_ABOUT THIS EXERCISE_
Return every line of the records that includes the string "joints".
BEGIN EXTRACTED DATA
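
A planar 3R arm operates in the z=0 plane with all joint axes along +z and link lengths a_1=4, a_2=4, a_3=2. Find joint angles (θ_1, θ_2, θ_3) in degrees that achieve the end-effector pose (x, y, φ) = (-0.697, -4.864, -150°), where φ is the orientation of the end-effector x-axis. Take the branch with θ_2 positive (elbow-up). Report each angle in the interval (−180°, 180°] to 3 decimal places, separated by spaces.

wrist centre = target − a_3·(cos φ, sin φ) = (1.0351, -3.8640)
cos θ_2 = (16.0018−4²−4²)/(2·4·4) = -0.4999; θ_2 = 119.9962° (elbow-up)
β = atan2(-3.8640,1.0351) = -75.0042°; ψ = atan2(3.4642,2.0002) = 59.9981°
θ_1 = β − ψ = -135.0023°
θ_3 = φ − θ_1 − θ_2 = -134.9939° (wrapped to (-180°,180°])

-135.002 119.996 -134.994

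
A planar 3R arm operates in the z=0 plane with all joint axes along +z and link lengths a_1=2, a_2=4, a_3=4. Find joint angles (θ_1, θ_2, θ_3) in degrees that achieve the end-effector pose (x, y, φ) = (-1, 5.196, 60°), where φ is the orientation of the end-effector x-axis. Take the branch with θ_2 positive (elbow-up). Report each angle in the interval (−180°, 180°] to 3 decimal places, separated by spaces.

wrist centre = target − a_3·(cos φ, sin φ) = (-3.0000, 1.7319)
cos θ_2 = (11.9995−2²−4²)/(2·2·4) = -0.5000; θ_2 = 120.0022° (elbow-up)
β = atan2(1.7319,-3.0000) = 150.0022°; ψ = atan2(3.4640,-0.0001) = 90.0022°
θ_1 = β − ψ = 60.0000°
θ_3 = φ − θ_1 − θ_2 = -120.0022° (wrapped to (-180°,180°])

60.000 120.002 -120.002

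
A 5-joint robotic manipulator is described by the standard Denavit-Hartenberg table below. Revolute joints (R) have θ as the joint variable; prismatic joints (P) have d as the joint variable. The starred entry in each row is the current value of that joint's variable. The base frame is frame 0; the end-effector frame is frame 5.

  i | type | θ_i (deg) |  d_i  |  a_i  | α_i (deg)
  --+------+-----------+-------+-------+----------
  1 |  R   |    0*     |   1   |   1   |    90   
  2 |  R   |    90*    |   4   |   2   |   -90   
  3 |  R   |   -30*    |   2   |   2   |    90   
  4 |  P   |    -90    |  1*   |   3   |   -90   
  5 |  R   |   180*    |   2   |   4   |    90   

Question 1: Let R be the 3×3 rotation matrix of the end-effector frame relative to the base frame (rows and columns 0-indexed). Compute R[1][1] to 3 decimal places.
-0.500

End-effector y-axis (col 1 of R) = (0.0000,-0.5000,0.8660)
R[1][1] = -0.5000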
END EXTRACTED DATA
BEGIN EXTRACTED DATA
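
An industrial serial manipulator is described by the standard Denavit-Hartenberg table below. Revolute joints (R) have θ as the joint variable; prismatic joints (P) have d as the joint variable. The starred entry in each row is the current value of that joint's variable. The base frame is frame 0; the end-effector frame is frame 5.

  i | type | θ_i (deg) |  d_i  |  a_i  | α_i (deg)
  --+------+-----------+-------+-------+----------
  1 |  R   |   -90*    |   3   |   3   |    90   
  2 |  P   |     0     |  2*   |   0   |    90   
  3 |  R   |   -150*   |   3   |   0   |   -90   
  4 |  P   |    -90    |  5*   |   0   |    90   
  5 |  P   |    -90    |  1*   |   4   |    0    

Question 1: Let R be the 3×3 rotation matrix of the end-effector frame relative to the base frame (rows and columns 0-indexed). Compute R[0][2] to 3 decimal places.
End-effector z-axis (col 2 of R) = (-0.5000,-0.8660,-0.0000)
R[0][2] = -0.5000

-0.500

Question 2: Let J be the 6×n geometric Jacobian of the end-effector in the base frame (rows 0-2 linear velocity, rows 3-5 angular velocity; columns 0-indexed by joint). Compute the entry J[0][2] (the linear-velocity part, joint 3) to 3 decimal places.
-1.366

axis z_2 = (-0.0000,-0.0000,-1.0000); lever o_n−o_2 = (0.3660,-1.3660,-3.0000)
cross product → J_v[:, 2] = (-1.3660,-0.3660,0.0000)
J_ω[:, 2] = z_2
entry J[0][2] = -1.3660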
END EXTRACTED DATA
BEGIN EXTRACTED DATA
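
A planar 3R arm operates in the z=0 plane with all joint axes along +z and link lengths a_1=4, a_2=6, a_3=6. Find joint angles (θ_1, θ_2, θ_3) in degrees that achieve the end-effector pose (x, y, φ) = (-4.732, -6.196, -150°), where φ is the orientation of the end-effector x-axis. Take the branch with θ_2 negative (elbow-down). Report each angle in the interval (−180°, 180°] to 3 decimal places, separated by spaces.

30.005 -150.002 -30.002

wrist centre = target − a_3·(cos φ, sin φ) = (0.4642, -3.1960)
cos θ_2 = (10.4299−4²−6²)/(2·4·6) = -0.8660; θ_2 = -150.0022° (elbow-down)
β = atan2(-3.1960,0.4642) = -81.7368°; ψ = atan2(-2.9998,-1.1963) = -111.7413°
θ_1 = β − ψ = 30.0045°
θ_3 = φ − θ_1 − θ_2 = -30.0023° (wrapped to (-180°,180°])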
END EXTRACTED DATA
_RESPONSE TO THIS EXERCISE_
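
A 5-joint robotic manipulator is described by the standard Denavit-Hartenberg table below. Revolute joints (R) have θ as the joint variable; prismatic joints (P) have d as the joint variable. The starred entry in each row is the current value of that joint's variable. The base frame is frame 0; the end-effector frame is frame 5.
An industrial serial manipulator is described by the standard Denavit-Hartenberg table below. Revolute joints (R) have θ as the joint variable; prismatic joints (P) have d as the joint variable. The starred entry in each row is the current value of that joint's variable. The base frame is frame 0; the end-effector frame is frame 5.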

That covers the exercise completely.